- [What you need to do]: Look through the records below, and whenever a line contains "undirected", copy it.

---

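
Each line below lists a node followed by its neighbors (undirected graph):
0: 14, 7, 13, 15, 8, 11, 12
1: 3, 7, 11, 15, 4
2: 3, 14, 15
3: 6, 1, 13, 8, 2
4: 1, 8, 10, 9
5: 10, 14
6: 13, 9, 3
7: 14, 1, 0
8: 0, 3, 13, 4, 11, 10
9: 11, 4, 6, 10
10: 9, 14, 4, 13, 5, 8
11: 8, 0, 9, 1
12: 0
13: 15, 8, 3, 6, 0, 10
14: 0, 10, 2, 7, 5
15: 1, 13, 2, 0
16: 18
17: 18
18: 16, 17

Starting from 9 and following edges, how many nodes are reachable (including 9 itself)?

16

BFS from 9 visits: 9, 4, 6, 10, 11, 1, 8, 3, 13, 5, 14, 0, 7, 15, 2, 12
Reachable nodes: 16 of 19 total.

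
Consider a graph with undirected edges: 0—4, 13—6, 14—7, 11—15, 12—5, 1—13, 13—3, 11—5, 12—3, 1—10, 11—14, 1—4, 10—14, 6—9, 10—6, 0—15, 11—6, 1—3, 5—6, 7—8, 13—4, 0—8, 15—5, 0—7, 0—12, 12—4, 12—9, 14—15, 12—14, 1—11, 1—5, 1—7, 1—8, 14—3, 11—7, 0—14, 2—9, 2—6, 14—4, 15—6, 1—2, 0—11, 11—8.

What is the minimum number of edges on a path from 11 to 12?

2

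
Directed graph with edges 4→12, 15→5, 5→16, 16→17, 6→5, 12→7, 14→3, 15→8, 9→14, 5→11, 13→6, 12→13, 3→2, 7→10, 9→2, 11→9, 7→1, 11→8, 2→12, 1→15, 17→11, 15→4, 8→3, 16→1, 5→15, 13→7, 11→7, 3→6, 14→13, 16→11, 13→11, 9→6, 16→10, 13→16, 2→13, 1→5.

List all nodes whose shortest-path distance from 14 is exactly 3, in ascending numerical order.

1, 5, 8, 9, 10, 12, 17

Level 0: 14
Level 1: 3, 13
Level 2: 2, 6, 7, 11, 16
Level 3: 1, 5, 8, 9, 10, 12, 17
Level 4: 15
Level 5: 4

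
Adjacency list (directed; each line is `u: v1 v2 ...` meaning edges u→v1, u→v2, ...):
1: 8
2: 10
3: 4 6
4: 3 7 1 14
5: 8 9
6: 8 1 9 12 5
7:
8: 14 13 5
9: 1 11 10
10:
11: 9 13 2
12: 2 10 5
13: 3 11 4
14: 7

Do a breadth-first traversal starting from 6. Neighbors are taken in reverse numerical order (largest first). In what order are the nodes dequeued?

Visit 6; enqueue 12, 9, 8, 5, 1 → queue [12, 9, 8, 5, 1]
Visit 12; enqueue 10, 2 → queue [9, 8, 5, 1, 10, 2]
Visit 9; enqueue 11 → queue [8, 5, 1, 10, 2, 11]
Visit 8; enqueue 14, 13 → queue [5, 1, 10, 2, 11, 14, 13]
Visit 5 → queue [1, 10, 2, 11, 14, 13]
Visit 1 → queue [10, 2, 11, 14, 13]
Visit 10 → queue [2, 11, 14, 13]
Visit 2 → queue [11, 14, 13]
Visit 11 → queue [14, 13]
Visit 14; enqueue 7 → queue [13, 7]
Visit 13; enqueue 4, 3 → queue [7, 4, 3]
Visit 7 → queue [4, 3]
Visit 4 → queue [3]
Visit 3 → queue []

6 → 12 → 9 → 8 → 5 → 1 → 10 → 2 → 11 → 14 → 13 → 7 → 4 → 3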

---

- [Solution to this task]:
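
Each line below lists a node followed by its neighbors (undirected graph):
Consider a graph with undirected edges: 0—4, 13—6, 14—7, 11—15, 12—5, 1—13, 13—3, 11—5, 12—3, 1—10, 11—14, 1—4, 10—14, 6—9, 10—6, 0—15, 11—6, 1—3, 5—6, 7—8, 13—4, 0—8, 15—5, 0—7, 0—12, 12—4, 12—9, 14—15, 12—14, 1—11, 1—5, 1—7, 1—8, 14—3, 11—7, 0—14, 2—9, 2—6, 14—4, 15—6, 1—2, 0—11, 11—8.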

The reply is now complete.